TASK
From the first record through the last, copy each one exactly.

======== MATERIAL TO PROCESS ========

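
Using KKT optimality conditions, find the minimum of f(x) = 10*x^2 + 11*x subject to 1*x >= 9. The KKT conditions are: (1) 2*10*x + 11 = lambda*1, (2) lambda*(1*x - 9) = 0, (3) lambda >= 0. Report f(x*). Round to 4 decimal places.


Step 1: Try lambda = 0 (constraint inactive).
x_unc = -11/(2*10) = -0.55
Check: 1*-0.55 = -0.55 < 9 -- violated!
Step 2: Constraint must be active: 1*x = 9
x* = 9/1 = 9.0
lambda = (2*10*9.0 + 11)/1 = 191.0
Step 3: Compute optimal value.
f(x*) = 10*9.0^2 + 11*9.0 = 909.0


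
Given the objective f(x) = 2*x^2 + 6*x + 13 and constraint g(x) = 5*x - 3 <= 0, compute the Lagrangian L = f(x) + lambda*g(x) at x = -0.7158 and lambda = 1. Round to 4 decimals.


Step 1: Evaluate f(x).
f(-0.7158) = 2*(-0.7158)^2 + 6*(-0.7158) + 13 = 9.7299
Step 2: Evaluate g(x).
g(-0.7158) = 5*-0.7158 - 3 = -6.579
Step 3: Compute Lagrangian.
L = 9.7299 + 1*-6.579 = 3.1509


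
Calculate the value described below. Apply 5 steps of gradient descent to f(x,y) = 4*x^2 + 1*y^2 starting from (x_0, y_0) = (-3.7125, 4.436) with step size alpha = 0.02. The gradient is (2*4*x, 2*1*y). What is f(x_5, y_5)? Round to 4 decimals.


Gradient descent on f(x,y) = 4*x^2 + 1*y^2.
Starting point: (-3.7125, 4.436), alpha = 0.02
Step 1: grad_x = 2*4*-3.7125 = -29.7, grad_y = 2*1*4.436 = 8.872
  x_1 = -3.7125 - 0.02*-29.7 = -3.1185
  y_1 = 4.436 - 0.02*8.872 = 4.2586
Step 2: grad_x = 2*4*-3.1185 = -24.948, grad_y = 2*1*4.2586 = 8.5171
  x_2 = -3.1185 - 0.02*-24.948 = -2.6195
  y_2 = 4.2586 - 0.02*8.5171 = 4.0882
Step 3: grad_x = 2*4*-2.6195 = -20.9563, grad_y = 2*1*4.0882 = 8.1764
  x_3 = -2.6195 - 0.02*-20.9563 = -2.2004
  y_3 = 4.0882 - 0.02*8.1764 = 3.9247
Step 4: grad_x = 2*4*-2.2004 = -17.6033, grad_y = 2*1*3.9247 = 7.8494
  x_4 = -2.2004 - 0.02*-17.6033 = -1.8483
  y_4 = 3.9247 - 0.02*7.8494 = 3.7677
Step 5: grad_x = 2*4*-1.8483 = -14.7868, grad_y = 2*1*3.7677 = 7.5354
  x_5 = -1.8483 - 0.02*-14.7868 = -1.5526
  y_5 = 3.7677 - 0.02*7.5354 = 3.617
f(-1.5526, 3.617) = 4*(-1.5526)^2 + 1*3.617^2 = 22.7251


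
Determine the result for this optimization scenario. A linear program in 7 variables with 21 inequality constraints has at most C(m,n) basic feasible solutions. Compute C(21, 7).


Each vertex corresponds to some choice of n active constraints out of m, so the number of vertices is at most C(m, n) = m! / (n!(m-n)!).
m = 21, n = 7
Numerator: 21 * 20 * 19 * 18 * 17 * 16 * 15
Denominator: 7! = 5040
C(21, 7) = 116280


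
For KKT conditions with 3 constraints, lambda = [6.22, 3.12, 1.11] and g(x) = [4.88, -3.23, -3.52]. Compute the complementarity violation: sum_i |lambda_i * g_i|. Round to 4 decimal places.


KKT complementary slackness check:
lambda_1 * g_1 = 6.22 * 4.88 = 30.3536
lambda_2 * g_2 = 3.12 * -3.23 = -10.0776
lambda_3 * g_3 = 1.11 * -3.52 = -3.9072
Total violation = 30.3536 + 10.0776 + 3.9072 = 44.3384


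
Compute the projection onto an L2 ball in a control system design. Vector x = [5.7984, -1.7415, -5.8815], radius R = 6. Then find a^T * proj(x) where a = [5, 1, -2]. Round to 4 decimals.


Step 1: Compute ||x|| (intermediates to 6 decimals).
||x|| = sqrt(5.7984^2 + (-1.7415)^2 + (-5.8815)^2) = 8.440753
Step 2: Project.
Since ||x|| > R, scale = R/||x|| = 6/8.440753 = 0.710837, proj(x) = scale * x
proj(x) = [4.121717, -1.237923, -4.180788]
Step 3: Dot product.
a^T * proj(x) = 5*4.121717 + 1*(-1.237923) - 2*(-4.180788) = 27.7322


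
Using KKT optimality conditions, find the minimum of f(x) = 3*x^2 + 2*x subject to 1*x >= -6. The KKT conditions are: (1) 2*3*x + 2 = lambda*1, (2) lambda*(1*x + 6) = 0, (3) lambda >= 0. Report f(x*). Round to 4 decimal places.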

========

EXPECTED ANSWER
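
Using KKT optimality conditions, find the minimum of f(x) = 10*x^2 + 11*x subject to 1*x >= 9. The KKT conditions are: (1) 2*10*x + 11 = lambda*1, (2) lambda*(1*x - 9) = 0, (3) lambda >= 0. Report f(x*). Round to 4 decimal places.


Step 1: Try lambda = 0 (constraint inactive).
x_unc = -11/(2*10) = -0.55
Check: 1*-0.55 = -0.55 < 9 -- violated!
Step 2: Constraint must be active: 1*x = 9
x* = 9/1 = 9.0
lambda = (2*10*9.0 + 11)/1 = 191.0
Step 3: Compute optimal value.
f(x*) = 10*9.0^2 + 11*9.0 = 909.0


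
Given the objective f(x) = 2*x^2 + 6*x + 13 and constraint g(x) = 5*x - 3 <= 0, compute the Lagrangian L = f(x) + lambda*g(x) at x = -0.7158 and lambda = 1. Round to 4 decimals.


Step 1: Evaluate f(x).
f(-0.7158) = 2*(-0.7158)^2 + 6*(-0.7158) + 13 = 9.7299
Step 2: Evaluate g(x).
g(-0.7158) = 5*-0.7158 - 3 = -6.579
Step 3: Compute Lagrangian.
L = 9.7299 + 1*-6.579 = 3.1509


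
Calculate the value described below. Apply 5 steps of gradient descent to f(x,y) = 4*x^2 + 1*y^2 starting from (x_0, y_0) = (-3.7125, 4.436) with step size alpha = 0.02. The gradient is (2*4*x, 2*1*y). What is f(x_5, y_5)? Round to 4 decimals.


Gradient descent on f(x,y) = 4*x^2 + 1*y^2.
Starting point: (-3.7125, 4.436), alpha = 0.02
Step 1: grad_x = 2*4*-3.7125 = -29.7, grad_y = 2*1*4.436 = 8.872
  x_1 = -3.7125 - 0.02*-29.7 = -3.1185
  y_1 = 4.436 - 0.02*8.872 = 4.2586
Step 2: grad_x = 2*4*-3.1185 = -24.948, grad_y = 2*1*4.2586 = 8.5171
  x_2 = -3.1185 - 0.02*-24.948 = -2.6195
  y_2 = 4.2586 - 0.02*8.5171 = 4.0882
Step 3: grad_x = 2*4*-2.6195 = -20.9563, grad_y = 2*1*4.0882 = 8.1764
  x_3 = -2.6195 - 0.02*-20.9563 = -2.2004
  y_3 = 4.0882 - 0.02*8.1764 = 3.9247
Step 4: grad_x = 2*4*-2.2004 = -17.6033, grad_y = 2*1*3.9247 = 7.8494
  x_4 = -2.2004 - 0.02*-17.6033 = -1.8483
  y_4 = 3.9247 - 0.02*7.8494 = 3.7677
Step 5: grad_x = 2*4*-1.8483 = -14.7868, grad_y = 2*1*3.7677 = 7.5354
  x_5 = -1.8483 - 0.02*-14.7868 = -1.5526
  y_5 = 3.7677 - 0.02*7.5354 = 3.617
f(-1.5526, 3.617) = 4*(-1.5526)^2 + 1*3.617^2 = 22.7251


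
Determine the result for this optimization scenario. A linear program in 7 variables with 21 inequality constraints has at most C(m,n) basic feasible solutions. Compute C(21, 7).


Each vertex corresponds to some choice of n active constraints out of m, so the number of vertices is at most C(m, n) = m! / (n!(m-n)!).
m = 21, n = 7
Numerator: 21 * 20 * 19 * 18 * 17 * 16 * 15
Denominator: 7! = 5040
C(21, 7) = 116280


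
For KKT conditions with 3 constraints, lambda = [6.22, 3.12, 1.11] and g(x) = [4.88, -3.23, -3.52]. Compute the complementarity violation: sum_i |lambda_i * g_i|. Round to 4 decimal places.


KKT complementary slackness check:
lambda_1 * g_1 = 6.22 * 4.88 = 30.3536
lambda_2 * g_2 = 3.12 * -3.23 = -10.0776
lambda_3 * g_3 = 1.11 * -3.52 = -3.9072
Total violation = 30.3536 + 10.0776 + 3.9072 = 44.3384


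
Compute the projection onto an L2 ball in a control system design. Vector x = [5.7984, -1.7415, -5.8815], radius R = 6. Then find a^T * proj(x) where a = [5, 1, -2]. Round to 4 decimals.


Step 1: Compute ||x|| (intermediates to 6 decimals).
||x|| = sqrt(5.7984^2 + (-1.7415)^2 + (-5.8815)^2) = 8.440753
Step 2: Project.
Since ||x|| > R, scale = R/||x|| = 6/8.440753 = 0.710837, proj(x) = scale * x
proj(x) = [4.121717, -1.237923, -4.180788]
Step 3: Dot product.
a^T * proj(x) = 5*4.121717 + 1*(-1.237923) - 2*(-4.180788) = 27.7322


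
Using KKT optimality conditions, find the minimum of f(x) = 3*x^2 + 2*x subject to 1*x >= -6. The KKT conditions are: (1) 2*3*x + 2 = lambda*1, (2) lambda*(1*x + 6) = 0, (3) lambda >= 0. Report f(x*). Round to 4 decimal places.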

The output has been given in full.